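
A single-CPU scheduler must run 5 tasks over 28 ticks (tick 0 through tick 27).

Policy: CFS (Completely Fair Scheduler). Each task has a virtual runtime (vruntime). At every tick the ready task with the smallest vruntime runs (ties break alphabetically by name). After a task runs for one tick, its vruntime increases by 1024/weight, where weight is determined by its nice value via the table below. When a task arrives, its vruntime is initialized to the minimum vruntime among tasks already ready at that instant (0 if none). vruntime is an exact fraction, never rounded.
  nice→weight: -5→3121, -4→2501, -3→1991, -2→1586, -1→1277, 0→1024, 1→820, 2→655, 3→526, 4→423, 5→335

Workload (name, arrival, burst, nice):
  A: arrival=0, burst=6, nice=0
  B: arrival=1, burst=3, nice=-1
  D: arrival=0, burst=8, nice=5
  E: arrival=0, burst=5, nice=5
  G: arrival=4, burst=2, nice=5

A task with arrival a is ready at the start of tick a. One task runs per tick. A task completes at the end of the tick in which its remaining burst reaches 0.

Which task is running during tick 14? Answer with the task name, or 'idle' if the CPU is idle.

running at tick 14 = A

t=0: vr[A=0 D=0 E=0] → run A
t=1: vr[A=1 B=0 D=0 E=0] → run B
t=2: vr[A=1 B=1024/1277 D=0 E=0] → run D
t=3: vr[A=1 B=1024/1277 D=1024/335 E=0] → run E
t=4: vr[A=1 B=1024/1277 D=1024/335 E=1024/335 G=1024/1277] → run B
t=5: vr[A=1 B=2048/1277 D=1024/335 E=1024/335 G=1024/1277] → run G
t=6: vr[A=1 B=2048/1277 D=1024/335 E=1024/335 G=1650688/427795] → run A
t=7: vr[A=2 B=2048/1277 D=1024/335 E=1024/335 G=1650688/427795] → run B
t=8: vr[A=2 D=1024/335 E=1024/335 G=1650688/427795] → run A
t=9: vr[A=3 D=1024/335 E=1024/335 G=1650688/427795] → run A
t=10: vr[A=4 D=1024/335 E=1024/335 G=1650688/427795] → run D
t=11: vr[A=4 D=2048/335 E=1024/335 G=1650688/427795] → run E
t=12: vr[A=4 D=2048/335 E=2048/335 G=1650688/427795] → run G
t=13: vr[A=4 D=2048/335 E=2048/335] → run A
t=14: vr[A=5 D=2048/335 E=2048/335] → run A
t=15: vr[D=2048/335 E=2048/335] → run D
t=16: vr[D=3072/335 E=2048/335] → run E
t=17: vr[D=3072/335 E=3072/335] → run D
t=18: vr[D=4096/335 E=3072/335] → run E
t=19: vr[D=4096/335 E=4096/335] → run D
t=20: vr[D=1024/67 E=4096/335] → run E
t=21: vr[D=1024/67] → run D
t=22: vr[D=6144/335] → run D
t=23: vr[D=7168/335] → run D
t=24: (idle)
t=25: (idle)
t=26: (idle)
t=27: (idle)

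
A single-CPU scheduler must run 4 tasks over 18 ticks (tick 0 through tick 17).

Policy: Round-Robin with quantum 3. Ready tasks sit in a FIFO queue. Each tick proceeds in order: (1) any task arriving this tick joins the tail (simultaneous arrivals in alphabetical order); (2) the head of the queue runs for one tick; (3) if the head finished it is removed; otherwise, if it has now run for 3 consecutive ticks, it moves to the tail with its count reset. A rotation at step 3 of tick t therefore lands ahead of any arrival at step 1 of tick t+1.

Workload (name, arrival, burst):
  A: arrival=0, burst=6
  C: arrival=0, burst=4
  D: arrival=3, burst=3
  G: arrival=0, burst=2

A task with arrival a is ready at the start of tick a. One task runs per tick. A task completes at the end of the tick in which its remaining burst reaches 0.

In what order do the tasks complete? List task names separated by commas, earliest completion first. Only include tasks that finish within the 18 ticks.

t=0: queue=[A,C,G] q_used=0 → run A
t=1: queue=[A,C,G] q_used=1 → run A
t=2: queue=[A,C,G] q_used=2 → run A
t=3: queue=[C,G,A,D] q_used=0 → run C
t=4: queue=[C,G,A,D] q_used=1 → run C
t=5: queue=[C,G,A,D] q_used=2 → run C
t=6: queue=[G,A,D,C] q_used=0 → run G
t=7: queue=[G,A,D,C] q_used=1 → run G
t=8: queue=[A,D,C] q_used=0 → run A
t=9: queue=[A,D,C] q_used=1 → run A
t=10: queue=[A,D,C] q_used=2 → run A
t=11: queue=[D,C] q_used=0 → run D
t=12: queue=[D,C] q_used=1 → run D
t=13: queue=[D,C] q_used=2 → run D
t=14: queue=[C] q_used=0 → run C
t=15: (idle)
t=16: (idle)
t=17: (idle)

completion order = G, A, D, C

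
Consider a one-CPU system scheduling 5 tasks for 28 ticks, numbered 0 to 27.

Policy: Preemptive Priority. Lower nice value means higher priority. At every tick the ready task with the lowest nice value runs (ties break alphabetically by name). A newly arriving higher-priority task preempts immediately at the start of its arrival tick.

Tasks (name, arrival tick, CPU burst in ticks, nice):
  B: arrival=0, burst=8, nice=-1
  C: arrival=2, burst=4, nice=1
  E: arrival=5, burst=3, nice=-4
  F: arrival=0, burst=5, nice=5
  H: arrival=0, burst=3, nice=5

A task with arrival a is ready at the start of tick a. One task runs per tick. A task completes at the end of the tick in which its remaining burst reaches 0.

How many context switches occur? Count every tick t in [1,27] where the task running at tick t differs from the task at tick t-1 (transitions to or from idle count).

context switches = 6

t=0: ready={B,F,H} → run B
t=1: ready={B,F,H} → run B
t=2: ready={B,C,F,H} → run B
t=3: ready={B,C,F,H} → run B
t=4: ready={B,C,F,H} → run B
t=5: ready={B,C,E,F,H} → run E
t=6: ready={B,C,E,F,H} → run E
t=7: ready={B,C,E,F,H} → run E
t=8: ready={B,C,F,H} → run B
t=9: ready={B,C,F,H} → run B
t=10: ready={B,C,F,H} → run B
t=11: ready={C,F,H} → run C
t=12: ready={C,F,H} → run C
t=13: ready={C,F,H} → run C
t=14: ready={C,F,H} → run C
t=15: ready={F,H} → run F
t=16: ready={F,H} → run F
t=17: ready={F,H} → run F
t=18: ready={F,H} → run F
t=19: ready={F,H} → run F
t=20: ready={H} → run H
t=21: ready={H} → run H
t=22: ready={H} → run H
t=23: (idle)
t=24: (idle)
t=25: (idle)
t=26: (idle)
t=27: (idle)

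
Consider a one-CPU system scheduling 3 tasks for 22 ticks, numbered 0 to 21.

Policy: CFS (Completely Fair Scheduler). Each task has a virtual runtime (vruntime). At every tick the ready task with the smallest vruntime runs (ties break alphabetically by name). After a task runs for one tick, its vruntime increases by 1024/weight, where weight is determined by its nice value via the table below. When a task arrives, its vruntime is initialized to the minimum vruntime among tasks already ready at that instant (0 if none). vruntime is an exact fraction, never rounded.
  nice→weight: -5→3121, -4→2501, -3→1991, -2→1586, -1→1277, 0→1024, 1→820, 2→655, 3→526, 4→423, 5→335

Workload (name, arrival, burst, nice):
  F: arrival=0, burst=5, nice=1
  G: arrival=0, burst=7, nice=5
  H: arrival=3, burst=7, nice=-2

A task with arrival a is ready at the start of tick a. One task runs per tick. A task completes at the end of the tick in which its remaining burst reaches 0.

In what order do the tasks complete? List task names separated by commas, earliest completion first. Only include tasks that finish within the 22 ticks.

t=0: vr[F=0 G=0] → run F
t=1: vr[F=256/205 G=0] → run G
t=2: vr[F=256/205 G=1024/335] → run F
t=3: vr[F=512/205 G=1024/335 H=512/205] → run F
t=4: vr[F=768/205 G=1024/335 H=512/205] → run H
t=5: vr[F=768/205 G=1024/335 H=510976/162565] → run G
t=6: vr[F=768/205 G=2048/335 H=510976/162565] → run H
t=7: vr[F=768/205 G=2048/335 H=615936/162565] → run F
t=8: vr[F=1024/205 G=2048/335 H=615936/162565] → run H
t=9: vr[F=1024/205 G=2048/335 H=720896/162565] → run H
t=10: vr[F=1024/205 G=2048/335 H=825856/162565] → run F
t=11: vr[G=2048/335 H=825856/162565] → run H
t=12: vr[G=2048/335 H=930816/162565] → run H
t=13: vr[G=2048/335 H=1035776/162565] → run G
t=14: vr[G=3072/335 H=1035776/162565] → run H
t=15: vr[G=3072/335] → run G
t=16: vr[G=4096/335] → run G
t=17: vr[G=1024/67] → run G
t=18: vr[G=6144/335] → run G
t=19: (idle)
t=20: (idle)
t=21: (idle)

completion order = F, H, G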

───

### What is expected
Using the material above, transcribe exactly the lines from the line with "B: arrival=1, burst=3, nice=-1" to the line with "A single-CPU scheduler must run 4"; both count, and nothing else goes in.

### Task result
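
  B: arrival=1, burst=3, nice=-1
  D: arrival=0, burst=8, nice=5
  E: arrival=0, burst=5, nice=5
  G: arrival=4, burst=2, nice=5

A task with arrival a is ready at the start of tick a. One task runs per tick. A task completes at the end of the tick in which its remaining burst reaches 0.

Which task is running during tick 14? Answer with the task name, or 'idle' if the CPU is idle.

running at tick 14 = A

t=0: vr[A=0 D=0 E=0] → run A
t=1: vr[A=1 B=0 D=0 E=0] → run B
t=2: vr[A=1 B=1024/1277 D=0 E=0] → run D
t=3: vr[A=1 B=1024/1277 D=1024/335 E=0] → run E
t=4: vr[A=1 B=1024/1277 D=1024/335 E=1024/335 G=1024/1277] → run B
t=5: vr[A=1 B=2048/1277 D=1024/335 E=1024/335 G=1024/1277] → run G
t=6: vr[A=1 B=2048/1277 D=1024/335 E=1024/335 G=1650688/427795] → run A
t=7: vr[A=2 B=2048/1277 D=1024/335 E=1024/335 G=1650688/427795] → run B
t=8: vr[A=2 D=1024/335 E=1024/335 G=1650688/427795] → run A
t=9: vr[A=3 D=1024/335 E=1024/335 G=1650688/427795] → run A
t=10: vr[A=4 D=1024/335 E=1024/335 G=1650688/427795] → run D
t=11: vr[A=4 D=2048/335 E=1024/335 G=1650688/427795] → run E
t=12: vr[A=4 D=2048/335 E=2048/335 G=1650688/427795] → run G
t=13: vr[A=4 D=2048/335 E=2048/335] → run A
t=14: vr[A=5 D=2048/335 E=2048/335] → run A
t=15: vr[D=2048/335 E=2048/335] → run D
t=16: vr[D=3072/335 E=2048/335] → run E
t=17: vr[D=3072/335 E=3072/335] → run D
t=18: vr[D=4096/335 E=3072/335] → run E
t=19: vr[D=4096/335 E=4096/335] → run D
t=20: vr[D=1024/67 E=4096/335] → run E
t=21: vr[D=1024/67] → run D
t=22: vr[D=6144/335] → run D
t=23: vr[D=7168/335] → run D
t=24: (idle)
t=25: (idle)
t=26: (idle)
t=27: (idle)

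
A single-CPU scheduler must run 4 tasks over 18 ticks (tick 0 through tick 17).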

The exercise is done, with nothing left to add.